• [Directions for this task]: Starting at the first line of the listing below and ending at the line with "The depth of a ground term is", copy each line exactly.

== Segment start ==

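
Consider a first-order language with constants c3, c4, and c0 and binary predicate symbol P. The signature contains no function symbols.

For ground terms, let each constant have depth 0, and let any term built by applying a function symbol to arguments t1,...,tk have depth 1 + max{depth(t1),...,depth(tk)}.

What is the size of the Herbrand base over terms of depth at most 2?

9

First count ground terms of depth ≤ 2.
With no function symbols every ground term is a constant, so there are exactly 3 ground terms at every depth bound.
N_0 = 3
N_1 = 3
N_2 = 3
Explicitly: c3, c4, c0.
So |H| = 3.
Each predicate of arity r yields |H|^r ground atoms (one per choice of an r-tuple from H):
  P: 3^2 = 9
Total ground atoms: 9.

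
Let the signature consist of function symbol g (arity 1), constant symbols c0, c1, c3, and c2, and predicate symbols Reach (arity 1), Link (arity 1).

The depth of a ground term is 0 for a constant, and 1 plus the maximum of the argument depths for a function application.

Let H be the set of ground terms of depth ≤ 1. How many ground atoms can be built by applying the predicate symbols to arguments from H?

16

First count ground terms of depth ≤ 1.
Write N_k for the number of ground terms of depth ≤ k. A term of depth ≤ k is either a constant or a function symbol applied to arguments of depth ≤ k−1, so N_k = 4 + N_{k-1}.
N_0 = 4
N_1 = 4 + 4 = 8
So |H| = 8.
Each predicate of arity r yields |H|^r ground atoms (one per choice of an r-tuple from H):
  Reach: 8;  Link: 8
Total ground atoms: 8 + 8 = 16.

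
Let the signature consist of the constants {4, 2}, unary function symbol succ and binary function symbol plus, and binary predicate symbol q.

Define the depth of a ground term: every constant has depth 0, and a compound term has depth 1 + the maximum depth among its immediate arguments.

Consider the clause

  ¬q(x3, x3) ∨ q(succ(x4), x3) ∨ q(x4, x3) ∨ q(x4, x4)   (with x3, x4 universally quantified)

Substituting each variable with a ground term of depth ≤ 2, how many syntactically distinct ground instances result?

5476

Ground terms of depth ≤ 2:
  If N_k denotes the number of depth-≤k ground terms, the 2 constants give N_0 = 2, and each function symbol of arity r contributes N_{k-1}^r new terms at level k: N_k = 2 + N_{k-1} + N_{k-1}^2.
  N_0 = 2
  N_1 = 2 + 2 + 2^2 = 8
  N_2 = 2 + 8 + 8^2 = 74
So there are 74 ground terms available for substitution.
Each of x3, x4 ranges independently over the available ground terms, and distinct assignments produce distinct instances.
Number of ground instances = 74^2 = 5476.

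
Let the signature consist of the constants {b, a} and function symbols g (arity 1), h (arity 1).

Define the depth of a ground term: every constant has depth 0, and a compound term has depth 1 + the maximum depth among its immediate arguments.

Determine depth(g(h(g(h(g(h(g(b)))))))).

depth(g(b)) = 1 + depth(b) = 1 + 0 = 1
depth(h(g(b))) = 1 + depth(g(b)) = 1 + 1 = 2
depth(g(h(g(b)))) = 1 + depth(h(g(b))) = 1 + 2 = 3
depth(h(g(h(g(b))))) = 1 + depth(g(h(g(b)))) = 1 + 3 = 4
depth(g(h(g(h(g(b)))))) = 1 + depth(h(g(h(g(b))))) = 1 + 4 = 5
depth(h(g(h(g(h(g(b))))))) = 1 + depth(g(h(g(h(g(b)))))) = 1 + 5 = 6
depth(g(h(g(h(g(h(g(b)))))))) = 1 + depth(h(g(h(g(h(g(b))))))) = 1 + 6 = 7

7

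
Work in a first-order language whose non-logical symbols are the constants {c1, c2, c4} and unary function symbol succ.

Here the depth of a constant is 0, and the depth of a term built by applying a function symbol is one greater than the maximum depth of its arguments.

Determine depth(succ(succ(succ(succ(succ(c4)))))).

depth(succ(c4)) = 1 + depth(c4) = 1 + 0 = 1
depth(succ(succ(c4))) = 1 + depth(succ(c4)) = 1 + 1 = 2
depth(succ(succ(succ(c4)))) = 1 + depth(succ(succ(c4))) = 1 + 2 = 3
depth(succ(succ(succ(succ(c4))))) = 1 + depth(succ(succ(succ(c4)))) = 1 + 3 = 4
depth(succ(succ(succ(succ(succ(c4)))))) = 1 + depth(succ(succ(succ(succ(c4))))) = 1 + 4 = 5

5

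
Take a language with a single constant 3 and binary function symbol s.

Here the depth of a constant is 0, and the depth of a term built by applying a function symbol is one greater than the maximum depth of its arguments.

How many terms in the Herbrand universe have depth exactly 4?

Write N_k for the number of ground terms of depth ≤ k. A term of depth ≤ k is either a constant or a function symbol applied to arguments of depth ≤ k−1, so N_k = 1 + N_{k-1}^2.
N_0 = 1
N_1 = 1 + 1^2 = 2
N_2 = 1 + 2^2 = 5
N_3 = 1 + 5^2 = 26
N_4 = 1 + 26^2 = 677
Terms of depth exactly 4: N_4 − N_3 = 677 − 26 = 651.

651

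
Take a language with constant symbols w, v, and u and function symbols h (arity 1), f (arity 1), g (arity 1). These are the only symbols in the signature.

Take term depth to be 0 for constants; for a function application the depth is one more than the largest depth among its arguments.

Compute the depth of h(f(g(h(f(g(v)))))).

depth(g(v)) = 1 + depth(v) = 1 + 0 = 1
depth(f(g(v))) = 1 + depth(g(v)) = 1 + 1 = 2
depth(h(f(g(v)))) = 1 + depth(f(g(v))) = 1 + 2 = 3
depth(g(h(f(g(v))))) = 1 + depth(h(f(g(v)))) = 1 + 3 = 4
depth(f(g(h(f(g(v)))))) = 1 + depth(g(h(f(g(v))))) = 1 + 4 = 5
depth(h(f(g(h(f(g(v))))))) = 1 + depth(f(g(h(f(g(v)))))) = 1 + 5 = 6

6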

== Segment end ==

• [Answer for this exercise]:
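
Consider a first-order language with constants c3, c4, and c0 and binary predicate symbol P. The signature contains no function symbols.

For ground terms, let each constant have depth 0, and let any term built by applying a function symbol to arguments t1,...,tk have depth 1 + max{depth(t1),...,depth(tk)}.

What is the size of the Herbrand base over terms of depth at most 2?

9

First count ground terms of depth ≤ 2.
With no function symbols every ground term is a constant, so there are exactly 3 ground terms at every depth bound.
N_0 = 3
N_1 = 3
N_2 = 3
Explicitly: c3, c4, c0.
So |H| = 3.
Each predicate of arity r yields |H|^r ground atoms (one per choice of an r-tuple from H):
  P: 3^2 = 9
Total ground atoms: 9.

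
Let the signature consist of function symbol g (arity 1), constant symbols c0, c1, c3, and c2, and predicate symbols Reach (arity 1), Link (arity 1).

The depth of a ground term is 0 for a constant, and 1 plus the maximum of the argument depths for a function application.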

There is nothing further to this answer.